### DESCRIPTION OF THE TASK
For each line below, check for the word "participants", then state how many lines contain it, with no other output.

[SUPPLIED DATA Boundary: Start]

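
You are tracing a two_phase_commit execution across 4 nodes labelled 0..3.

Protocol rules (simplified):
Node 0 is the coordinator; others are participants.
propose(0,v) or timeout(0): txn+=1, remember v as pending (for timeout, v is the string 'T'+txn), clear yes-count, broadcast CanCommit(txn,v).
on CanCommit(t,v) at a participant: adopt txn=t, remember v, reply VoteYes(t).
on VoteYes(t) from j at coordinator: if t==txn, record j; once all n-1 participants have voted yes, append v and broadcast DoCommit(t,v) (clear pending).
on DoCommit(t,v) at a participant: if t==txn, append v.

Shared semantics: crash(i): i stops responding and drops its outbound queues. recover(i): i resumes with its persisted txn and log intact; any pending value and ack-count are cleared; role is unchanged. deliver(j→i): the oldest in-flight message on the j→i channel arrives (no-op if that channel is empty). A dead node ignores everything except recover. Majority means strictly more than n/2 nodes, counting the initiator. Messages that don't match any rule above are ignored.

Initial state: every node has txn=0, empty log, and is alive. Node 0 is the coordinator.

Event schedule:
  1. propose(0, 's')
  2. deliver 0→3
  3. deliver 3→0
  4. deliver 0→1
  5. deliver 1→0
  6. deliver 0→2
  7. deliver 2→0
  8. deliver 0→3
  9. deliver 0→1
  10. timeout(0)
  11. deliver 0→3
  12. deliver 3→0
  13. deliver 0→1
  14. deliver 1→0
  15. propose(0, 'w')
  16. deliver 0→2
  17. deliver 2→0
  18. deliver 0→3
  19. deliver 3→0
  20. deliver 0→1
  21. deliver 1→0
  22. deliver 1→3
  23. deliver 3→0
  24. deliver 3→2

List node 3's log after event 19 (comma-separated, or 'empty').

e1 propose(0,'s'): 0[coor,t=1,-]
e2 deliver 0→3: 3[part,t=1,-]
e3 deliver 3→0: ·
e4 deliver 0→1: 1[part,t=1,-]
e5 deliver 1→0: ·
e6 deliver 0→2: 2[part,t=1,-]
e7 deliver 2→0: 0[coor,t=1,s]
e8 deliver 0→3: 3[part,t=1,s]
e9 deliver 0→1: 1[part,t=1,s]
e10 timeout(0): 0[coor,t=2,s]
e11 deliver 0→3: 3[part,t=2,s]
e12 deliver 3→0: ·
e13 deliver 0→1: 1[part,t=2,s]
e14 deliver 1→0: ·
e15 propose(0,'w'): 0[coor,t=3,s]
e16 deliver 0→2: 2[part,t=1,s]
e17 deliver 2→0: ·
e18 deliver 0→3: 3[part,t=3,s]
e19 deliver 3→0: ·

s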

[SUPPLIED DATA Boundary: End]

### THE COMPLETED TASK
2